DATA EXTRACTS:
========
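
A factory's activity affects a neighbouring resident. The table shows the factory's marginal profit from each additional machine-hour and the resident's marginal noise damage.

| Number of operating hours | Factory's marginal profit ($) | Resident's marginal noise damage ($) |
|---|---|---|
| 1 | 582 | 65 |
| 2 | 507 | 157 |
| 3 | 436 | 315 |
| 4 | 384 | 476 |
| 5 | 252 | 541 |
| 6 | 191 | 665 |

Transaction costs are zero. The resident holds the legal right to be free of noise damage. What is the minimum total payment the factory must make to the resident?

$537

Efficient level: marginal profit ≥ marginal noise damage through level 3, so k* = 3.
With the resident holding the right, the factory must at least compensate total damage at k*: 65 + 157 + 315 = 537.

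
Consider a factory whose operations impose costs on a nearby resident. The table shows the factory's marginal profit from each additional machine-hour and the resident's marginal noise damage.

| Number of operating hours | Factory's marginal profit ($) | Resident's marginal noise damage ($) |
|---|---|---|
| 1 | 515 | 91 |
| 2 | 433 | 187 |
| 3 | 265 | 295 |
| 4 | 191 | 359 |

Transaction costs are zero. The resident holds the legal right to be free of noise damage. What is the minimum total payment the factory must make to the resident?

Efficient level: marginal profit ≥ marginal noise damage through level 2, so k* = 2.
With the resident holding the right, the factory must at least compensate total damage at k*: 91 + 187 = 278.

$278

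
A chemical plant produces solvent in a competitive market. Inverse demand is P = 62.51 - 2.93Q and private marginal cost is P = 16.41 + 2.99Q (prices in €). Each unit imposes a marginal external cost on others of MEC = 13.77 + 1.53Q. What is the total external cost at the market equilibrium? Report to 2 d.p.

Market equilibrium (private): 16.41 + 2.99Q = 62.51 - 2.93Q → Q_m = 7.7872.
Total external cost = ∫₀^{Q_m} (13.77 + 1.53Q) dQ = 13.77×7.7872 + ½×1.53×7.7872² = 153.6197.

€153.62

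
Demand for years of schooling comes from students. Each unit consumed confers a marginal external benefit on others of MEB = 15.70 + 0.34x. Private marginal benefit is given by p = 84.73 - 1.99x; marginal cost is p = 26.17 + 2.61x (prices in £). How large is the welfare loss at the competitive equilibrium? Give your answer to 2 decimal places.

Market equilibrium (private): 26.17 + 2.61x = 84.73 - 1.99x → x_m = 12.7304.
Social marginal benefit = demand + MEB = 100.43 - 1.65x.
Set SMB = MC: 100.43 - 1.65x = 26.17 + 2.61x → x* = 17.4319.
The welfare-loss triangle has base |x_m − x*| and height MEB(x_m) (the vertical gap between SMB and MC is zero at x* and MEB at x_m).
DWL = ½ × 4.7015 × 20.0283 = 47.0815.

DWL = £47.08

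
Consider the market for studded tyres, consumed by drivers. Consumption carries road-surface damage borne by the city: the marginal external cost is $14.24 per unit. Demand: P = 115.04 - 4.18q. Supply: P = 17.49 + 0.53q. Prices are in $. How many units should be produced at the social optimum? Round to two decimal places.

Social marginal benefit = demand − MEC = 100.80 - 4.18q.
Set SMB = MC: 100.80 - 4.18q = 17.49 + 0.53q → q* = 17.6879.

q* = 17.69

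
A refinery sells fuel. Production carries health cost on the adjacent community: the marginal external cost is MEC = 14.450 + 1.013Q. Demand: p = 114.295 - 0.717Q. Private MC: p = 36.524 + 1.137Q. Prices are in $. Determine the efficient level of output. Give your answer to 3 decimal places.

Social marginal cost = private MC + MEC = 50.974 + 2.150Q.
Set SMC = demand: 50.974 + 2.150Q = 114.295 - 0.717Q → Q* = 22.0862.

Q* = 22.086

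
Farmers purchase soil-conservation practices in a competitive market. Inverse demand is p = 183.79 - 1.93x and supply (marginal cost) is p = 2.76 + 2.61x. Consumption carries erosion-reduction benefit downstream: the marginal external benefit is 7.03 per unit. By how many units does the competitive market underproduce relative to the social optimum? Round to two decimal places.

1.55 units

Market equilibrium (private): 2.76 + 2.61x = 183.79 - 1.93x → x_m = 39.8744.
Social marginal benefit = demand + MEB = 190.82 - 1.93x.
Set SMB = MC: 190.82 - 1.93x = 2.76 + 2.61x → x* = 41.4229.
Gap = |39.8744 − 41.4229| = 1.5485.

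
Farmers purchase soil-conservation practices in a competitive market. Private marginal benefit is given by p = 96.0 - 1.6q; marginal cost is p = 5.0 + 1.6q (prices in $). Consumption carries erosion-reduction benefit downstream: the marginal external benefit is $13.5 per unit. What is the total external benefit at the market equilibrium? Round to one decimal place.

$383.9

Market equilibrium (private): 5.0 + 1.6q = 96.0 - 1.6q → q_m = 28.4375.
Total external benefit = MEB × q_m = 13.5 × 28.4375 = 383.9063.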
========
WORK INSTRUCTIONS:
Everything in the listing should be written out exactly.

EXERCISE OUTPUT:
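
A factory's activity affects a neighbouring resident. The table shows the factory's marginal profit from each additional machine-hour and the resident's marginal noise damage.

| Number of operating hours | Factory's marginal profit ($) | Resident's marginal noise damage ($) |
|---|---|---|
| 1 | 582 | 65 |
| 2 | 507 | 157 |
| 3 | 436 | 315 |
| 4 | 384 | 476 |
| 5 | 252 | 541 |
| 6 | 191 | 665 |

Transaction costs are zero. The resident holds the legal right to be free of noise damage. What is the minimum total payment the factory must make to the resident?

$537

Efficient level: marginal profit ≥ marginal noise damage through level 3, so k* = 3.
With the resident holding the right, the factory must at least compensate total damage at k*: 65 + 157 + 315 = 537.

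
Consider a factory whose operations impose costs on a nearby resident. The table shows the factory's marginal profit from each additional machine-hour and the resident's marginal noise damage.

| Number of operating hours | Factory's marginal profit ($) | Resident's marginal noise damage ($) |
|---|---|---|
| 1 | 515 | 91 |
| 2 | 433 | 187 |
| 3 | 265 | 295 |
| 4 | 191 | 359 |

Transaction costs are zero. The resident holds the legal right to be free of noise damage. What is the minimum total payment the factory must make to the resident?

Efficient level: marginal profit ≥ marginal noise damage through level 2, so k* = 2.
With the resident holding the right, the factory must at least compensate total damage at k*: 91 + 187 = 278.

$278

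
A chemical plant produces solvent in a competitive market. Inverse demand is P = 62.51 - 2.93Q and private marginal cost is P = 16.41 + 2.99Q (prices in €). Each unit imposes a marginal external cost on others of MEC = 13.77 + 1.53Q. What is the total external cost at the market equilibrium? Report to 2 d.p.

Market equilibrium (private): 16.41 + 2.99Q = 62.51 - 2.93Q → Q_m = 7.7872.
Total external cost = ∫₀^{Q_m} (13.77 + 1.53Q) dQ = 13.77×7.7872 + ½×1.53×7.7872² = 153.6197.

€153.62

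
Demand for years of schooling comes from students. Each unit consumed confers a marginal external benefit on others of MEB = 15.70 + 0.34x. Private marginal benefit is given by p = 84.73 - 1.99x; marginal cost is p = 26.17 + 2.61x (prices in £). How large is the welfare loss at the competitive equilibrium? Give your answer to 2 decimal places.

Market equilibrium (private): 26.17 + 2.61x = 84.73 - 1.99x → x_m = 12.7304.
Social marginal benefit = demand + MEB = 100.43 - 1.65x.
Set SMB = MC: 100.43 - 1.65x = 26.17 + 2.61x → x* = 17.4319.
The welfare-loss triangle has base |x_m − x*| and height MEB(x_m) (the vertical gap between SMB and MC is zero at x* and MEB at x_m).
DWL = ½ × 4.7015 × 20.0283 = 47.0815.

DWL = £47.08

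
Consider the market for studded tyres, consumed by drivers. Consumption carries road-surface damage borne by the city: the marginal external cost is $14.24 per unit. Demand: P = 115.04 - 4.18q. Supply: P = 17.49 + 0.53q. Prices are in $. How many units should be produced at the social optimum? Round to two decimal places.

Social marginal benefit = demand − MEC = 100.80 - 4.18q.
Set SMB = MC: 100.80 - 4.18q = 17.49 + 0.53q → q* = 17.6879.

q* = 17.69

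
A refinery sells fuel. Production carries health cost on the adjacent community: the marginal external cost is MEC = 14.450 + 1.013Q. Demand: p = 114.295 - 0.717Q. Private MC: p = 36.524 + 1.137Q. Prices are in $. Determine the efficient level of output. Give your answer to 3 decimal places.

Social marginal cost = private MC + MEC = 50.974 + 2.150Q.
Set SMC = demand: 50.974 + 2.150Q = 114.295 - 0.717Q → Q* = 22.0862.

Q* = 22.086

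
Farmers purchase soil-conservation practices in a competitive market. Inverse demand is p = 183.79 - 1.93x and supply (marginal cost) is p = 2.76 + 2.61x. Consumption carries erosion-reduction benefit downstream: the marginal external benefit is 7.03 per unit. By how many units does the competitive market underproduce relative to the social optimum? Round to two decimal places.

1.55 units

Market equilibrium (private): 2.76 + 2.61x = 183.79 - 1.93x → x_m = 39.8744.
Social marginal benefit = demand + MEB = 190.82 - 1.93x.
Set SMB = MC: 190.82 - 1.93x = 2.76 + 2.61x → x* = 41.4229.
Gap = |39.8744 − 41.4229| = 1.5485.

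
Farmers purchase soil-conservation practices in a competitive market. Private marginal benefit is given by p = 96.0 - 1.6q; marginal cost is p = 5.0 + 1.6q (prices in $). Consumption carries erosion-reduction benefit downstream: the marginal external benefit is $13.5 per unit. What is the total external benefit at the market equilibrium? Round to one decimal place.

$383.9

Market equilibrium (private): 5.0 + 1.6q = 96.0 - 1.6q → q_m = 28.4375.
Total external benefit = MEB × q_m = 13.5 × 28.4375 = 383.9063.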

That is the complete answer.